== Segment start ==

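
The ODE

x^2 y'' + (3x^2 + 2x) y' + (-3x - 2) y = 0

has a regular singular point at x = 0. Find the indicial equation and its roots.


Divide by x^2 to reach normal form y'' + P_1(x) y' + P_2(x) y = 0 with P_1(x) = 3 + 2/x and P_2(x) = -3/x - 2/x^2.
x = 0 is a singular point because the y'-coefficient 3 + 2/x has a pole at x = 0 and the y-coefficient -3/x - 2/x^2 has a pole at x = 0.
It is a regular singular point because x P_1(x) = p(x) = 3x + 2 and x^2 P_2(x) = q(x) = -3x - 2 are polynomials, hence analytic at x = 0.
p(0) = 2,  q(0) = -2.
Indicial equation: r(r-1) + p(0) r + q(0) = 0, i.e. r^2 + (p(0) - 1) r + q(0) = 0, i.e. r^2 + 1 r - 2 = 0.
Discriminant: (1)^2 - 4(-2) = 9, so r = (-1 ± 3)/2.
Solving: r_1 = 1, r_2 = -2.

indicial: r^2 + 1 r - 2 = 0; roots r_1 = 1, r_2 = -2


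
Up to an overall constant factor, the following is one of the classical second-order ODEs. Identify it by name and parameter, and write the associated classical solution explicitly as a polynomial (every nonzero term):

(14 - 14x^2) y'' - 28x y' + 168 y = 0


All three coefficients share the factor 14; dividing through by 14 gives  (1 - x^2) y'' - 2x y' + 12 y = 0.
This matches the Legendre equation (1 - x^2) y'' - 2x y' + n(n+1) y = 0 (note the -2x y' term) with n(n+1) = 12, so n = 3; the polynomial solution is P_3(x).
With y = sum_k a_k x^k, matching x^k gives (k+2)(k+1) a_{k+2} = [k(k+1) - n(n+1)] a_k = (k - 3)(k + 4) a_k. The right side vanishes at k = 3, so the series with the parity of 3 terminates at degree 3.
Standard normalization (P_n(1) = 1): leading coefficient (2n)!/(2^n (n!)^2) = 720/(8*36) = 5/2, so a_3 = 5/2. Work downward with a_k = (k+1)(k+2) a_{k+2} / ((k - 3)(k + 4)):
  a_1 = (2)(3)(5/2) / ((1 - 3)(1 + 4)) = 15/(-10) = -3/2
Hence P_3(x) = 5 x^3/2 - 3 x/2.

P_3(x); series = 5 x^3/2 - 3 x/2


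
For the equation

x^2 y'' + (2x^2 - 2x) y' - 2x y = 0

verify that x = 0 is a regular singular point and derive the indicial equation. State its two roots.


Divide by x^2 to reach normal form y'' + P_1(x) y' + P_2(x) y = 0 with P_1(x) = 2 - 2/x and P_2(x) = -2/x.
x = 0 is a singular point because the y'-coefficient 2 - 2/x has a pole at x = 0 and the y-coefficient -2/x has a pole at x = 0.
It is a regular singular point because x P_1(x) = p(x) = 2x - 2 and x^2 P_2(x) = q(x) = -2x are polynomials, hence analytic at x = 0.
p(0) = -2,  q(0) = 0.
Indicial equation: r(r-1) + p(0) r + q(0) = 0, i.e. r^2 + (p(0) - 1) r + q(0) = 0, i.e. r^2 - 3 r = 0.
Discriminant: (-3)^2 - 4(0) = 9, so r = (3 ± 3)/2.
Solving: r_1 = 3, r_2 = 0.

indicial: r^2 - 3 r = 0; roots r_1 = 3, r_2 = 0


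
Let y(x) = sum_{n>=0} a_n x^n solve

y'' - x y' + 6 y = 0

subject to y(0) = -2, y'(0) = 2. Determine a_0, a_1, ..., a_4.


Ansatz: y(x) = sum_{n>=0} a_n x^n, so y'(x) = sum_{n>=1} n a_n x^(n-1) and y''(x) = sum_{n>=2} n(n-1) a_n x^(n-2).
Substitute into P(x) y'' + Q(x) y' + R(x) y = 0 with P(x) = 1, Q(x) = -x, R(x) = 6, and match powers of x.
Initial conditions: a_0 = -2, a_1 = 2.
Setting the coefficient of each power of x to zero and solving order by order (substituting the coefficients already found):
  x^0: 2 a_2 + 6 a_0 = 0  ->  2 a_2 = -6 a_0 = 12  ->  a_2 = 6
  x^1: 6 a_3 + 5 a_1 = 0  ->  6 a_3 = -5 a_1 = -10  ->  a_3 = -5/3
  x^2: 12 a_4 + 4 a_2 = 0  ->  12 a_4 = -4 a_2 = -24  ->  a_4 = -2
Truncated series: y(x) = -2 + 2 x + 6 x^2 - (5/3) x^3 - 2 x^4 + O(x^5).

a_0 = -2; a_1 = 2; a_2 = 6; a_3 = -5/3; a_4 = -2


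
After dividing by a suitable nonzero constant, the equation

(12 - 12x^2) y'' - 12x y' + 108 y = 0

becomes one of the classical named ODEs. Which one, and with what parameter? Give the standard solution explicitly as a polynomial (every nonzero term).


All three coefficients share the factor 12; dividing through by 12 gives  (1 - x^2) y'' - x y' + 9 y = 0.
This matches the Chebyshev equation (1 - x^2) y'' - x y' + n^2 y = 0 (note the -x y' term, not -2x y') with n^2 = 9, so n = 3; the polynomial solution is T_3(x).
With y = sum_k a_k x^k, matching x^k gives (k+2)(k+1) a_{k+2} = (k^2 - n^2) a_k = (k - 3)(k + 3) a_k. The right side vanishes at k = 3, so the series with the parity of 3 terminates at degree 3.
Standard normalization: leading coefficient of T_n is 2^(n-1), so a_3 = 2^2 = 4. Work downward with a_k = (k+1)(k+2) a_{k+2} / ((k - 3)(k + 3)):
  a_1 = (2)(3)(4) / ((1 - 3)(1 + 3)) = 24/(-8) = -3
Hence T_3(x) = 4 x^3 - 3 x.

T_3(x); series = 4 x^3 - 3 x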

== Segment end ==

# [What to work on]
Gather each line of the listing containing the word "constant" and show it.

# [Exercise answer]
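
Up to an overall constant factor, the following is one of the classical second-order ODEs. Identify it by name and parameter, and write the associated classical solution explicitly as a polynomial (every nonzero term):
After dividing by a suitable nonzero constant, the equation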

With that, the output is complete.